Exercise data:
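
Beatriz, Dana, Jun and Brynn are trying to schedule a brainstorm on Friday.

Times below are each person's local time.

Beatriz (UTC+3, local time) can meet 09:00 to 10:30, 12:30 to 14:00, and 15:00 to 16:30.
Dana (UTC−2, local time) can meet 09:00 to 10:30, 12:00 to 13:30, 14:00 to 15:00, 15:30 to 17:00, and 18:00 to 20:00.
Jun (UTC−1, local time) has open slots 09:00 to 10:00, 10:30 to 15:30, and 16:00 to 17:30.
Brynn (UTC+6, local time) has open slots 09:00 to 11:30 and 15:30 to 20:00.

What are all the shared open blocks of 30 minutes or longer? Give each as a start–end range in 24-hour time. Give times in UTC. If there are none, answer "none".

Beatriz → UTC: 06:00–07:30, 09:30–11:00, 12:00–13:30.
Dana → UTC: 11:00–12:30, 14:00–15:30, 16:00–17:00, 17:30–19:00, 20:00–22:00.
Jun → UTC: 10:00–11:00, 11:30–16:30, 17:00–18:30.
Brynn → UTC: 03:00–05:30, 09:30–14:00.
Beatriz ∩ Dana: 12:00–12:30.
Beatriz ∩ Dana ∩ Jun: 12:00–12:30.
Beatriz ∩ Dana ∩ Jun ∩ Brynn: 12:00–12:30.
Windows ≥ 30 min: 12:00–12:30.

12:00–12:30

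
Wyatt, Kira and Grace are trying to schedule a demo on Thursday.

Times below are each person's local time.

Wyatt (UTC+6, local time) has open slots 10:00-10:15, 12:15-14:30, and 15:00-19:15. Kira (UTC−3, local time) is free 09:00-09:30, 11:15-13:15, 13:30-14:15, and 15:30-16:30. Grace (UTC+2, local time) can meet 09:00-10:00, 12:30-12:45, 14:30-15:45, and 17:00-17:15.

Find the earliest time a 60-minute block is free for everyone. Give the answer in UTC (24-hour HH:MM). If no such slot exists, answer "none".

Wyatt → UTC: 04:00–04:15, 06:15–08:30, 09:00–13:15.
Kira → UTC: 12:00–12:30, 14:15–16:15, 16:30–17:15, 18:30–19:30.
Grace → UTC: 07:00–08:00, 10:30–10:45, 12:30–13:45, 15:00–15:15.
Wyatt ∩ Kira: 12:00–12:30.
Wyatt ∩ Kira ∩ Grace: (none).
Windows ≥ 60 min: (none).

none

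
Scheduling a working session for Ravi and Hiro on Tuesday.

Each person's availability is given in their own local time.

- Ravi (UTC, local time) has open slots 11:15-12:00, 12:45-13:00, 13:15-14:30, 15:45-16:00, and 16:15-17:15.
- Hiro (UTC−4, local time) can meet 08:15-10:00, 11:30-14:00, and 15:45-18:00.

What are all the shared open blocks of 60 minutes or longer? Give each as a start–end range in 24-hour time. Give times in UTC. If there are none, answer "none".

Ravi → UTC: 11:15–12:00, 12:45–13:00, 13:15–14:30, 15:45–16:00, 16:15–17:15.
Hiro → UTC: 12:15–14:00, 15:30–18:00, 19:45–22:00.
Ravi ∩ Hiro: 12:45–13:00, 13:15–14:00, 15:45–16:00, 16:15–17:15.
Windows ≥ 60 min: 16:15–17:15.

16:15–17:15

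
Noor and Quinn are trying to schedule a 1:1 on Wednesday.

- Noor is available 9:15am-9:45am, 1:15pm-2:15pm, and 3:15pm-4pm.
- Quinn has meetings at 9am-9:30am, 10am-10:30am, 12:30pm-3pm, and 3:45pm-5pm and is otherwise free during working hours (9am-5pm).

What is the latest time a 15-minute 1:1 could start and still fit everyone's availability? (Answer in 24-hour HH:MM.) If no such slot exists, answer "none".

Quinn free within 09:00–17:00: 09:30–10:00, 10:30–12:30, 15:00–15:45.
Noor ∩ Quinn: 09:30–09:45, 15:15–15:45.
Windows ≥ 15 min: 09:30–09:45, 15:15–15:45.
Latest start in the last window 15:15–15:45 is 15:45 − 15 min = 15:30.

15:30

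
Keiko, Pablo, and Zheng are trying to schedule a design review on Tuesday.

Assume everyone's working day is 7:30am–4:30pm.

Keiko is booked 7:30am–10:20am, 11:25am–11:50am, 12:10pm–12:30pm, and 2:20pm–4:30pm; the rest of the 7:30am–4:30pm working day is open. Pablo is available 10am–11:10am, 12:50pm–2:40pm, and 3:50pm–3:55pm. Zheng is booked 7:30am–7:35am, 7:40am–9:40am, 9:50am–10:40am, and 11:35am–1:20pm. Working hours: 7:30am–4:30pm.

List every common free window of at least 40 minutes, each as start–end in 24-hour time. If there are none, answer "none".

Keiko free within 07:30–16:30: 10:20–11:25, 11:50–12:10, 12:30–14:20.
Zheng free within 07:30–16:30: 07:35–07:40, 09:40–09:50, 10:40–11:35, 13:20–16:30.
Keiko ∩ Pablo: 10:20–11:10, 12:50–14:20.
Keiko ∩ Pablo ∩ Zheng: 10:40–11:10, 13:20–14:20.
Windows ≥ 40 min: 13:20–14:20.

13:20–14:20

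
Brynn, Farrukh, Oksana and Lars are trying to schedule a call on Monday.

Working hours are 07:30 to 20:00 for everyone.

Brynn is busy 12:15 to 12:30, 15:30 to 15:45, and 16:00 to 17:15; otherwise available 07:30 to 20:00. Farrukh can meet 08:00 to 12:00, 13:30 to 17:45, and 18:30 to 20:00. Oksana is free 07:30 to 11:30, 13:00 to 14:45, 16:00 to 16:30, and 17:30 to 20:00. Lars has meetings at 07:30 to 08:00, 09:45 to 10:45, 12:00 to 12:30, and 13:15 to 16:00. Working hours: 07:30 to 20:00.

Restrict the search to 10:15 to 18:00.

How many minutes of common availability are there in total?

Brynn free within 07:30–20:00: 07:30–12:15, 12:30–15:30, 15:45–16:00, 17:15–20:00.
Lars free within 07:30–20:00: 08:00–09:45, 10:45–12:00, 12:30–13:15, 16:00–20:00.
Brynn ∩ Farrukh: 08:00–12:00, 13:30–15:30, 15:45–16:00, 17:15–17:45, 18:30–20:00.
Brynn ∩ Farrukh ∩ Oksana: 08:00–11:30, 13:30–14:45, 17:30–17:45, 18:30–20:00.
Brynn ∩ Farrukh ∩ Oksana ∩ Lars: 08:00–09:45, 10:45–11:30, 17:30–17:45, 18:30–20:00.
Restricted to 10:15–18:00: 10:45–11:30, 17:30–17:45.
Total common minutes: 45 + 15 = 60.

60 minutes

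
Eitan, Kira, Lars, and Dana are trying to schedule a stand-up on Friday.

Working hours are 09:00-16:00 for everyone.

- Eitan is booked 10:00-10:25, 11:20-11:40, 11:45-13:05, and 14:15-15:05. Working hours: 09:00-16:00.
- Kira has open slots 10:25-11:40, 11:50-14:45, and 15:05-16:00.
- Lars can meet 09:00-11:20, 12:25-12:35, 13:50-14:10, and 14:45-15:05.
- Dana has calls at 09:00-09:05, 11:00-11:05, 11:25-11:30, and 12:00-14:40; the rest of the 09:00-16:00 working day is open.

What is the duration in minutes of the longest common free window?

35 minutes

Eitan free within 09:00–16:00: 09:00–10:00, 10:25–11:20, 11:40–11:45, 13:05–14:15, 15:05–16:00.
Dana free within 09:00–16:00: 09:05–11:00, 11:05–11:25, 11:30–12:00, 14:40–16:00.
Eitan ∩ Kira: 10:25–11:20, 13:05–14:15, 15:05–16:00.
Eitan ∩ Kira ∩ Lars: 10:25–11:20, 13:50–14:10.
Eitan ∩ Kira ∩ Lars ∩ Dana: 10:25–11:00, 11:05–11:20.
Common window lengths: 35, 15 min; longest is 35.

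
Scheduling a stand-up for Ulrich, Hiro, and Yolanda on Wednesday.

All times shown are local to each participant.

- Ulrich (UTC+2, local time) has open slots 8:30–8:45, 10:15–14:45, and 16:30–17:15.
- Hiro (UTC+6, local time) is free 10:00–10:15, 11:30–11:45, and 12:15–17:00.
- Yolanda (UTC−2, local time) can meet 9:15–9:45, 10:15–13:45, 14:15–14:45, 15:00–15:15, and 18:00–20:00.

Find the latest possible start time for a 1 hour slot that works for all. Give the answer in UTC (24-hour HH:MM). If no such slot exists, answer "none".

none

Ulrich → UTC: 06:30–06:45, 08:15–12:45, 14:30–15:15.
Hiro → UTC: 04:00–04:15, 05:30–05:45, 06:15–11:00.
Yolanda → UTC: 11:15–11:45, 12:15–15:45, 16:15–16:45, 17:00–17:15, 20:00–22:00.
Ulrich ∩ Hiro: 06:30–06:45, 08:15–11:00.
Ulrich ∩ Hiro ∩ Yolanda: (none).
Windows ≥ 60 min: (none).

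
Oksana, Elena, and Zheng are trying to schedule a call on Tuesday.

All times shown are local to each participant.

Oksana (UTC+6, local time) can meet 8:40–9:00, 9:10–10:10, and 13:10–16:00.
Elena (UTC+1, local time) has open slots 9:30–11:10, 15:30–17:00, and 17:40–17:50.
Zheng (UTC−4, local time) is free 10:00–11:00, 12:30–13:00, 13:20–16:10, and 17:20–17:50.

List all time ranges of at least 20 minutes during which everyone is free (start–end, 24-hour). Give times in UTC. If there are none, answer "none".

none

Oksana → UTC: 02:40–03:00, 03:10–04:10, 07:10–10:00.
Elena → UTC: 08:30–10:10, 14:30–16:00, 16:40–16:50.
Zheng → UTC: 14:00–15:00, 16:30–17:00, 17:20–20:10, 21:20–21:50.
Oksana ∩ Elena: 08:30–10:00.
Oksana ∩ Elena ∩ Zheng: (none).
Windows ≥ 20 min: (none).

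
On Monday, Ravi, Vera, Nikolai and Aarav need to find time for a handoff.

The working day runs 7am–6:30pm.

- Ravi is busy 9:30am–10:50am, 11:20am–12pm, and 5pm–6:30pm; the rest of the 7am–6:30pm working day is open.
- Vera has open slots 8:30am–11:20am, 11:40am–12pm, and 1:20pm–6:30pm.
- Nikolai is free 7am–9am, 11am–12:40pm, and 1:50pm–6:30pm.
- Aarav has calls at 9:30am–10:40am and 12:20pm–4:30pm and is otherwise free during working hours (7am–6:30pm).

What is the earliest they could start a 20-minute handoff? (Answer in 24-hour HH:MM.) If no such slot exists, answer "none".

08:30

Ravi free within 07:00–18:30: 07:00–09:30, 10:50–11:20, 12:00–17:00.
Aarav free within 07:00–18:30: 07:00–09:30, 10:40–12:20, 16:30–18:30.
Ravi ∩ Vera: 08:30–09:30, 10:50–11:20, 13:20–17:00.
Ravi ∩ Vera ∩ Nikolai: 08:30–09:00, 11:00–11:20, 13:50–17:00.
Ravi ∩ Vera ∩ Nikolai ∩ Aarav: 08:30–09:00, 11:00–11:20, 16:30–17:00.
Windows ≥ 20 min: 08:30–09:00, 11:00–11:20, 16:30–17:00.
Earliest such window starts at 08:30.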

---

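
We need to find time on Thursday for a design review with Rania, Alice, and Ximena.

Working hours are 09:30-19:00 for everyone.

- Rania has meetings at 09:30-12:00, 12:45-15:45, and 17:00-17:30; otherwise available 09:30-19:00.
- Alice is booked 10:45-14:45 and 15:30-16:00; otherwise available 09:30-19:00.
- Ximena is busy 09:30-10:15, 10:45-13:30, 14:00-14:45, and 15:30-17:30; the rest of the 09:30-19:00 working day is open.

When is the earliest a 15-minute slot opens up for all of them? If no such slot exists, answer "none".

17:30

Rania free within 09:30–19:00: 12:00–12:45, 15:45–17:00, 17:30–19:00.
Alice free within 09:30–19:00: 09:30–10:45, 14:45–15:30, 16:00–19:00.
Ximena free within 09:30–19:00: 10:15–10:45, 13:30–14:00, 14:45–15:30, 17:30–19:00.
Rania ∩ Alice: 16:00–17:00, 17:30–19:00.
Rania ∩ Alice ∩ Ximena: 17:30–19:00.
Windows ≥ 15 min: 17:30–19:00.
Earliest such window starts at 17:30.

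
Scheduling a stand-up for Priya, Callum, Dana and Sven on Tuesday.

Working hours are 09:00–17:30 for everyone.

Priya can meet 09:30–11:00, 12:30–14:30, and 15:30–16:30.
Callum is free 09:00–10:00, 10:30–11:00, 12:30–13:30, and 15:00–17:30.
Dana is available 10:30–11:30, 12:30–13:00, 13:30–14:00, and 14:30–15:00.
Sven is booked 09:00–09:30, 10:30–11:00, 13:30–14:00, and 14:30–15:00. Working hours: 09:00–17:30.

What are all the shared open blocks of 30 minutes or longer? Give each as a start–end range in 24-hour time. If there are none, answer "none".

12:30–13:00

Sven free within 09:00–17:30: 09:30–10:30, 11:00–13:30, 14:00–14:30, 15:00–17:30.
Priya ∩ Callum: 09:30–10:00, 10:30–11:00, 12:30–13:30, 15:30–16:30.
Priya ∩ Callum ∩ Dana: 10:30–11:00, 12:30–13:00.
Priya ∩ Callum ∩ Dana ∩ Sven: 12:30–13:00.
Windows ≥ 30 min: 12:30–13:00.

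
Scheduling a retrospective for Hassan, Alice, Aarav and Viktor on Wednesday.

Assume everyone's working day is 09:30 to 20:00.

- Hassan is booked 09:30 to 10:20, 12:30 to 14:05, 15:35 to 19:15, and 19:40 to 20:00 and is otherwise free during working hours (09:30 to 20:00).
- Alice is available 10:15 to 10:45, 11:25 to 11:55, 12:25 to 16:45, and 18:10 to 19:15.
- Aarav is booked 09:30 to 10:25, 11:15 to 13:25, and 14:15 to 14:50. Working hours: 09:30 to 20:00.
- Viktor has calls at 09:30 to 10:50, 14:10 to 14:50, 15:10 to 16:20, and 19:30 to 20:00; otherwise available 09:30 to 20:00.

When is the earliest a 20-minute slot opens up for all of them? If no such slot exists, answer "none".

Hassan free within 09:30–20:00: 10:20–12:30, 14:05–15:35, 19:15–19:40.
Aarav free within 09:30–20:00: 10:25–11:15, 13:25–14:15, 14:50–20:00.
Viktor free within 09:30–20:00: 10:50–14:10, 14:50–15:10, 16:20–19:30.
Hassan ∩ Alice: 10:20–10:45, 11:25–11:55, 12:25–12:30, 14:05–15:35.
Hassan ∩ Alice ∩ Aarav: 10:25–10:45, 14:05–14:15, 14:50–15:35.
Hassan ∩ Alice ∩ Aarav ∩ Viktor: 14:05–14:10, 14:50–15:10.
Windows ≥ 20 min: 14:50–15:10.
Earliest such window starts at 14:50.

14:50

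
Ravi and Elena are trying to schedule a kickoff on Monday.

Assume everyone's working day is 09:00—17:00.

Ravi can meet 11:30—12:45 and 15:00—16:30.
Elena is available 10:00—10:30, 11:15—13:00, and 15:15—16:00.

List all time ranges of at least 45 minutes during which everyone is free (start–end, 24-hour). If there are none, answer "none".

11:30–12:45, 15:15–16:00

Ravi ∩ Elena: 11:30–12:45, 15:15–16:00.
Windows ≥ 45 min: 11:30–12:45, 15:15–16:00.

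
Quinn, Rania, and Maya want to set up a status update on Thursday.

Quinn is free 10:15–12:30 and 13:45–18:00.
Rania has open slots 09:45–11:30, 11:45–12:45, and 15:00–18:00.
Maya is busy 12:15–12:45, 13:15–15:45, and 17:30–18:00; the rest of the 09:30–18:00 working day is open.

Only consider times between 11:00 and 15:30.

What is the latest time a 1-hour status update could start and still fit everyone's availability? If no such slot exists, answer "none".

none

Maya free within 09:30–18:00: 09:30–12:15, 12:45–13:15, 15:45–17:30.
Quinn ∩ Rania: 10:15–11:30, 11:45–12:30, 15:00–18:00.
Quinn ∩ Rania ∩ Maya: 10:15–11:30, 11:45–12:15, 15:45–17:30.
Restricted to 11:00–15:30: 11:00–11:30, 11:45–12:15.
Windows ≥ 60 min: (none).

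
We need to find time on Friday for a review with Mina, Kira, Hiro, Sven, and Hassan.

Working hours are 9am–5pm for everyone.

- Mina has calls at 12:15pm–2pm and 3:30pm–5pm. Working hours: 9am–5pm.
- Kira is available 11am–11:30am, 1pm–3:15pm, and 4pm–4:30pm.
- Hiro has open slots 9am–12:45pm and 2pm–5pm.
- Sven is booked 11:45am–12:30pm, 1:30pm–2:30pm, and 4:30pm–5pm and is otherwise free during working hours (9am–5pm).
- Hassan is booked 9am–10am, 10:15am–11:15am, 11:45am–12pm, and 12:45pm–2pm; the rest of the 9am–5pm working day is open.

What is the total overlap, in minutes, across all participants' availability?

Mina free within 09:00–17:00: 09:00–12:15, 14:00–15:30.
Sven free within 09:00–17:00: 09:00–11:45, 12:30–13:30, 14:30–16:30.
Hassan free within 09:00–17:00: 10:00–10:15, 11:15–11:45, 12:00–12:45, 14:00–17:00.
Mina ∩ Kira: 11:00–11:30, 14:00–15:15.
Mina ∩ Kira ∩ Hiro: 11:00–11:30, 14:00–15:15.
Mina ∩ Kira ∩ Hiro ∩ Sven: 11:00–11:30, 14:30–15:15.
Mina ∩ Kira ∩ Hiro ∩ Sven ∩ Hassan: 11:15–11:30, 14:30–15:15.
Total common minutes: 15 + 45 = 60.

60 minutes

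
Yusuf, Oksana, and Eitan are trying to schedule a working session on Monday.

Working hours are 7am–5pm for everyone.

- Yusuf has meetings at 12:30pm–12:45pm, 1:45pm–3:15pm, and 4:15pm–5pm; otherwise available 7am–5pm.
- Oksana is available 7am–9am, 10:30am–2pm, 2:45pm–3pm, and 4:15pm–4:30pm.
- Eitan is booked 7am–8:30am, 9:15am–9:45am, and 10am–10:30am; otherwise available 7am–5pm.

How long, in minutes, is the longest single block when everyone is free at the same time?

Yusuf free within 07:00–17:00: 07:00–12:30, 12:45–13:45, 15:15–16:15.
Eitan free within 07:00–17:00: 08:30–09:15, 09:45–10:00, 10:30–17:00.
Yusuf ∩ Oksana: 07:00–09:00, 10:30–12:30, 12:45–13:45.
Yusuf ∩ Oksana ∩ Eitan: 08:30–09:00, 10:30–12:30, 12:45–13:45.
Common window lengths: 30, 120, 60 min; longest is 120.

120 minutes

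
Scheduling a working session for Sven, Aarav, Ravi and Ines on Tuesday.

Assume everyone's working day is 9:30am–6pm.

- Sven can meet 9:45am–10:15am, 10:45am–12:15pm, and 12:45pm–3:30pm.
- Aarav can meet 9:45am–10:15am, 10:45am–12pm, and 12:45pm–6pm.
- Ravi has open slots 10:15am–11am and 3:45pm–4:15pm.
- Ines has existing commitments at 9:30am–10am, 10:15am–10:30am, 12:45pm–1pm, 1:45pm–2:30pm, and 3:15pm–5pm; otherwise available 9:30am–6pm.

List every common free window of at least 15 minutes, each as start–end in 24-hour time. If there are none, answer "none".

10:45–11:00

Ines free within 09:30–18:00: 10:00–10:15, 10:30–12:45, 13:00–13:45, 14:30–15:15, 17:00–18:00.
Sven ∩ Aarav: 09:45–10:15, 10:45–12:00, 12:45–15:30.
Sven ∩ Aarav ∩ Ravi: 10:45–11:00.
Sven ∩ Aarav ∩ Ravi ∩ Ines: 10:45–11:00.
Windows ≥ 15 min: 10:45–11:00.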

What the task asks: In the listing above, find the line with "Rania has open" and the line with "Only consider times between 11:00 and 15:30.". Output those two lines and every line between them, exactly as written.

Result of the task:
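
Rania has open slots 09:45–11:30, 11:45–12:45, and 15:00–18:00.
Maya is busy 12:15–12:45, 13:15–15:45, and 17:30–18:00; the rest of the 09:30–18:00 working day is open.

Only consider times between 11:00 and 15:30.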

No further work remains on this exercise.